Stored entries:
________________________________________

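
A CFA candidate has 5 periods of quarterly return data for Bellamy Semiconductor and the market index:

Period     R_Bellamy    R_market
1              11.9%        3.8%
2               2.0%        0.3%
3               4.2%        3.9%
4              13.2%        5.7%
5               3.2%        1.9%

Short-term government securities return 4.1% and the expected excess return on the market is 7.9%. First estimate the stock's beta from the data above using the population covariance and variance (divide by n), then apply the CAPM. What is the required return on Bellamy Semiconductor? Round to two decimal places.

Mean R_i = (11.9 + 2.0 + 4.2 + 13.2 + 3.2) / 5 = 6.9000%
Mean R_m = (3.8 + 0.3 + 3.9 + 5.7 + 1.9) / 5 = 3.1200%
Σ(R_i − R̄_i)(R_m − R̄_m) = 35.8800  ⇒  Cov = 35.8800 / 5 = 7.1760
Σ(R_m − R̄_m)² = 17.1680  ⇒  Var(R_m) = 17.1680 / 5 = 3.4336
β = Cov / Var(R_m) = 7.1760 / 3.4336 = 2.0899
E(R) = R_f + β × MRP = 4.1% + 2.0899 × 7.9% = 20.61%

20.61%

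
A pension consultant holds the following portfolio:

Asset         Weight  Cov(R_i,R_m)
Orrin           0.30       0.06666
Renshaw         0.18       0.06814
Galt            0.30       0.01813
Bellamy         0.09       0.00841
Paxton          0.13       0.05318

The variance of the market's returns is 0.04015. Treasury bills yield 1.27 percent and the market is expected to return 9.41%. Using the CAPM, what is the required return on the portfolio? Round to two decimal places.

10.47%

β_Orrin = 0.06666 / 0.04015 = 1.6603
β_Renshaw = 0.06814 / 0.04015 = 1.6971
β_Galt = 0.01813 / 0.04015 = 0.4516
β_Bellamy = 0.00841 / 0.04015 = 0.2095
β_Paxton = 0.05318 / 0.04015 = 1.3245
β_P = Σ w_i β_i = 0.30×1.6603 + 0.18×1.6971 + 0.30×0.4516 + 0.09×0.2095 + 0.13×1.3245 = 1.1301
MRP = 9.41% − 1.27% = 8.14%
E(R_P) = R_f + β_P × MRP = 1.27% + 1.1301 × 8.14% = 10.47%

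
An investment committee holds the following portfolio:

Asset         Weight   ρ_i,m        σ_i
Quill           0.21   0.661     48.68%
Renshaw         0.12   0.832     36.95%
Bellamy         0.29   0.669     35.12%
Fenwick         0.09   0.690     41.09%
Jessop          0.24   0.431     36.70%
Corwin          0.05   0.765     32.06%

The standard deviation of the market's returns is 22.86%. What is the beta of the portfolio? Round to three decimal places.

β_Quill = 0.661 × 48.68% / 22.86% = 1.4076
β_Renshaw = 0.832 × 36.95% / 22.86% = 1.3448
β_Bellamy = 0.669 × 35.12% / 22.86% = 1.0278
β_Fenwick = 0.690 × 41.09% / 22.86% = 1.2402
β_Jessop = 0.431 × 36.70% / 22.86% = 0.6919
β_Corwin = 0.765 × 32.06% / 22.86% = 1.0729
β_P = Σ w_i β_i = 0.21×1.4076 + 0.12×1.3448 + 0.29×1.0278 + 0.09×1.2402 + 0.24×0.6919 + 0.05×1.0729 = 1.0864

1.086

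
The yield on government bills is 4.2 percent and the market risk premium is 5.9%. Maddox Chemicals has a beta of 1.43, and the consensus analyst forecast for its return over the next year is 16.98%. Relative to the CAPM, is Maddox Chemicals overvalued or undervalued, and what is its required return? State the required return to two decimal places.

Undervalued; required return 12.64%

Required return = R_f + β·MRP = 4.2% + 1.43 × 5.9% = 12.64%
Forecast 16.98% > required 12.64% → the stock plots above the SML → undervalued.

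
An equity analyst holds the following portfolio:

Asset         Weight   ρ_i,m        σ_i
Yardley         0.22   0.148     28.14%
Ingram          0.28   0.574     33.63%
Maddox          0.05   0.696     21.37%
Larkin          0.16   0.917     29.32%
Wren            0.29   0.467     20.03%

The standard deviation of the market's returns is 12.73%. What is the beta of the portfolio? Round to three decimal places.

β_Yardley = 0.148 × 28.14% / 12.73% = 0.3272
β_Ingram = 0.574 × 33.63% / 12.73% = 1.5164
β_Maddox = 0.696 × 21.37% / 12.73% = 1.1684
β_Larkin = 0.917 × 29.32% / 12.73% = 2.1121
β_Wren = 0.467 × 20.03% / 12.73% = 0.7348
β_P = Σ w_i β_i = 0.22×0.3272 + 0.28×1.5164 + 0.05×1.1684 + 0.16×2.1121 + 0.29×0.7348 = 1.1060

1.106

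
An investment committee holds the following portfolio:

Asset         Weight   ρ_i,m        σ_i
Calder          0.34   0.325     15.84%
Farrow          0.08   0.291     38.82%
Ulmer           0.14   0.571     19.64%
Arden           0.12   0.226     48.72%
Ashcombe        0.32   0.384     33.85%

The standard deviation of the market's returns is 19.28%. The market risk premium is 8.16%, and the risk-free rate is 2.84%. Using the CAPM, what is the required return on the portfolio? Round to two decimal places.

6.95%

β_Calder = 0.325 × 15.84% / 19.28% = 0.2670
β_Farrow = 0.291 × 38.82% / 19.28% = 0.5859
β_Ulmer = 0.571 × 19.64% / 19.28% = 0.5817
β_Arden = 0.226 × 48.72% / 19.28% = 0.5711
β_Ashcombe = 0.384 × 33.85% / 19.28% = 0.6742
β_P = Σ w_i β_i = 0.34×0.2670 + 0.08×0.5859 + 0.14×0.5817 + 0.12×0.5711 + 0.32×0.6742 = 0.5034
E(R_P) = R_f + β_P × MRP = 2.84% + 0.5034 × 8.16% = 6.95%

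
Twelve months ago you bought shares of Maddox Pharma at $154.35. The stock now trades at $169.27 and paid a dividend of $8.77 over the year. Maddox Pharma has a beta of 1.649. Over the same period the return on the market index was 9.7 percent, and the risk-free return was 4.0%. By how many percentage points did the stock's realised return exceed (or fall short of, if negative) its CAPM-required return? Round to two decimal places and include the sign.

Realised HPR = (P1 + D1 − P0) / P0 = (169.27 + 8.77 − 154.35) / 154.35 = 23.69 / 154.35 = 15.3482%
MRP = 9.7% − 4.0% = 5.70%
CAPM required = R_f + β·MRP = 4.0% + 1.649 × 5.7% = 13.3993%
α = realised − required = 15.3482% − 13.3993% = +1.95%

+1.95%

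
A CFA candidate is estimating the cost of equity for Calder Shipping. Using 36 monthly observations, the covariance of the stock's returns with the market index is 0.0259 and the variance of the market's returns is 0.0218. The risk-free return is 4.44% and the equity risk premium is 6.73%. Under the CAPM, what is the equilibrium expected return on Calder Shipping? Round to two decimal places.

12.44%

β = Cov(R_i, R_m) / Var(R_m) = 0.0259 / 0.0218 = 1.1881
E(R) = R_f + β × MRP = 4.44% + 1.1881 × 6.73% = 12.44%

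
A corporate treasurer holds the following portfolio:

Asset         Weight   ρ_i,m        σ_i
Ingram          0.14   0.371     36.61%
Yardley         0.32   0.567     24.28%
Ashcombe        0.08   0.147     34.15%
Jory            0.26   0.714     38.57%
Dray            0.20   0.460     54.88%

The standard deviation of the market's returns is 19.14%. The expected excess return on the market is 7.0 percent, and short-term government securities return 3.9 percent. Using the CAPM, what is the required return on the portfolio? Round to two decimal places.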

________________________________________

• **WHAT TO PRODUCE**: All of the data above is to be transcribed without alteration.

• **ANSWER TO THIS PROBLEM**:
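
A CFA candidate has 5 periods of quarterly return data for Bellamy Semiconductor and the market index:

Period     R_Bellamy    R_market
1              11.9%        3.8%
2               2.0%        0.3%
3               4.2%        3.9%
4              13.2%        5.7%
5               3.2%        1.9%

Short-term government securities return 4.1% and the expected excess return on the market is 7.9%. First estimate the stock's beta from the data above using the population covariance and variance (divide by n), then apply the CAPM. What is the required return on Bellamy Semiconductor? Round to two decimal places.

Mean R_i = (11.9 + 2.0 + 4.2 + 13.2 + 3.2) / 5 = 6.9000%
Mean R_m = (3.8 + 0.3 + 3.9 + 5.7 + 1.9) / 5 = 3.1200%
Σ(R_i − R̄_i)(R_m − R̄_m) = 35.8800  ⇒  Cov = 35.8800 / 5 = 7.1760
Σ(R_m − R̄_m)² = 17.1680  ⇒  Var(R_m) = 17.1680 / 5 = 3.4336
β = Cov / Var(R_m) = 7.1760 / 3.4336 = 2.0899
E(R) = R_f + β × MRP = 4.1% + 2.0899 × 7.9% = 20.61%

20.61%

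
A pension consultant holds the following portfolio:

Asset         Weight  Cov(R_i,R_m)
Orrin           0.30       0.06666
Renshaw         0.18       0.06814
Galt            0.30       0.01813
Bellamy         0.09       0.00841
Paxton          0.13       0.05318

The variance of the market's returns is 0.04015. Treasury bills yield 1.27 percent and the market is expected to return 9.41%. Using the CAPM, what is the required return on the portfolio? Round to two decimal places.

10.47%

β_Orrin = 0.06666 / 0.04015 = 1.6603
β_Renshaw = 0.06814 / 0.04015 = 1.6971
β_Galt = 0.01813 / 0.04015 = 0.4516
β_Bellamy = 0.00841 / 0.04015 = 0.2095
β_Paxton = 0.05318 / 0.04015 = 1.3245
β_P = Σ w_i β_i = 0.30×1.6603 + 0.18×1.6971 + 0.30×0.4516 + 0.09×0.2095 + 0.13×1.3245 = 1.1301
MRP = 9.41% − 1.27% = 8.14%
E(R_P) = R_f + β_P × MRP = 1.27% + 1.1301 × 8.14% = 10.47%

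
An investment committee holds the following portfolio:

Asset         Weight   ρ_i,m        σ_i
Quill           0.21   0.661     48.68%
Renshaw         0.12   0.832     36.95%
Bellamy         0.29   0.669     35.12%
Fenwick         0.09   0.690     41.09%
Jessop          0.24   0.431     36.70%
Corwin          0.05   0.765     32.06%

The standard deviation of the market's returns is 22.86%. What is the beta of the portfolio? Round to three decimal places.

β_Quill = 0.661 × 48.68% / 22.86% = 1.4076
β_Renshaw = 0.832 × 36.95% / 22.86% = 1.3448
β_Bellamy = 0.669 × 35.12% / 22.86% = 1.0278
β_Fenwick = 0.690 × 41.09% / 22.86% = 1.2402
β_Jessop = 0.431 × 36.70% / 22.86% = 0.6919
β_Corwin = 0.765 × 32.06% / 22.86% = 1.0729
β_P = Σ w_i β_i = 0.21×1.4076 + 0.12×1.3448 + 0.29×1.0278 + 0.09×1.2402 + 0.24×0.6919 + 0.05×1.0729 = 1.0864

1.086

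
The yield on government bills is 4.2 percent and the market risk premium is 5.9%. Maddox Chemicals has a beta of 1.43, and the consensus analyst forecast for its return over the next year is 16.98%. Relative to the CAPM, is Maddox Chemicals overvalued or undervalued, and what is its required return? State the required return to two decimal places.

Undervalued; required return 12.64%

Required return = R_f + β·MRP = 4.2% + 1.43 × 5.9% = 12.64%
Forecast 16.98% > required 12.64% → the stock plots above the SML → undervalued.

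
An equity analyst holds the following portfolio:

Asset         Weight   ρ_i,m        σ_i
Yardley         0.22   0.148     28.14%
Ingram          0.28   0.574     33.63%
Maddox          0.05   0.696     21.37%
Larkin          0.16   0.917     29.32%
Wren            0.29   0.467     20.03%

The standard deviation of the market's returns is 12.73%. What is the beta of the portfolio? Round to three decimal places.

β_Yardley = 0.148 × 28.14% / 12.73% = 0.3272
β_Ingram = 0.574 × 33.63% / 12.73% = 1.5164
β_Maddox = 0.696 × 21.37% / 12.73% = 1.1684
β_Larkin = 0.917 × 29.32% / 12.73% = 2.1121
β_Wren = 0.467 × 20.03% / 12.73% = 0.7348
β_P = Σ w_i β_i = 0.22×0.3272 + 0.28×1.5164 + 0.05×1.1684 + 0.16×2.1121 + 0.29×0.7348 = 1.1060

1.106

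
An investment committee holds the following portfolio:

Asset         Weight   ρ_i,m        σ_i
Calder          0.34   0.325     15.84%
Farrow          0.08   0.291     38.82%
Ulmer           0.14   0.571     19.64%
Arden           0.12   0.226     48.72%
Ashcombe        0.32   0.384     33.85%

The standard deviation of the market's returns is 19.28%. The market risk premium is 8.16%, and the risk-free rate is 2.84%. Using the CAPM, what is the required return on the portfolio? Round to two decimal places.

6.95%

β_Calder = 0.325 × 15.84% / 19.28% = 0.2670
β_Farrow = 0.291 × 38.82% / 19.28% = 0.5859
β_Ulmer = 0.571 × 19.64% / 19.28% = 0.5817
β_Arden = 0.226 × 48.72% / 19.28% = 0.5711
β_Ashcombe = 0.384 × 33.85% / 19.28% = 0.6742
β_P = Σ w_i β_i = 0.34×0.2670 + 0.08×0.5859 + 0.14×0.5817 + 0.12×0.5711 + 0.32×0.6742 = 0.5034
E(R_P) = R_f + β_P × MRP = 2.84% + 0.5034 × 8.16% = 6.95%

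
Twelve months ago you bought shares of Maddox Pharma at $154.35. The stock now trades at $169.27 and paid a dividend of $8.77 over the year. Maddox Pharma has a beta of 1.649. Over the same period the return on the market index was 9.7 percent, and the risk-free return was 4.0%. By how many percentage points did the stock's realised return exceed (or fall short of, if negative) its CAPM-required return? Round to two decimal places and include the sign.

Realised HPR = (P1 + D1 − P0) / P0 = (169.27 + 8.77 − 154.35) / 154.35 = 23.69 / 154.35 = 15.3482%
MRP = 9.7% − 4.0% = 5.70%
CAPM required = R_f + β·MRP = 4.0% + 1.649 × 5.7% = 13.3993%
α = realised − required = 15.3482% − 13.3993% = +1.95%

+1.95%

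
A CFA candidate is estimating the cost of equity for Calder Shipping. Using 36 monthly observations, the covariance of the stock's returns with the market index is 0.0259 and the variance of the market's returns is 0.0218. The risk-free return is 4.44% and the equity risk premium is 6.73%. Under the CAPM, what is the equilibrium expected return on Calder Shipping? Round to two decimal places.

12.44%

β = Cov(R_i, R_m) / Var(R_m) = 0.0259 / 0.0218 = 1.1881
E(R) = R_f + β × MRP = 4.44% + 1.1881 × 6.73% = 12.44%

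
A corporate treasurer holds the following portfolio:

Asset         Weight   ρ_i,m        σ_i
Ingram          0.14   0.371     36.61%
Yardley         0.32   0.567     24.28%
Ashcombe        0.08   0.147     34.15%
Jory            0.26   0.714     38.57%
Dray            0.20   0.460     54.88%

The standard deviation of the market's returns is 19.14%. The expected excess return on the market is 7.0 percent, and short-term government securities return 3.9 percent. Using the CAPM, what is the required return on the portfolio? Round to two decimal places.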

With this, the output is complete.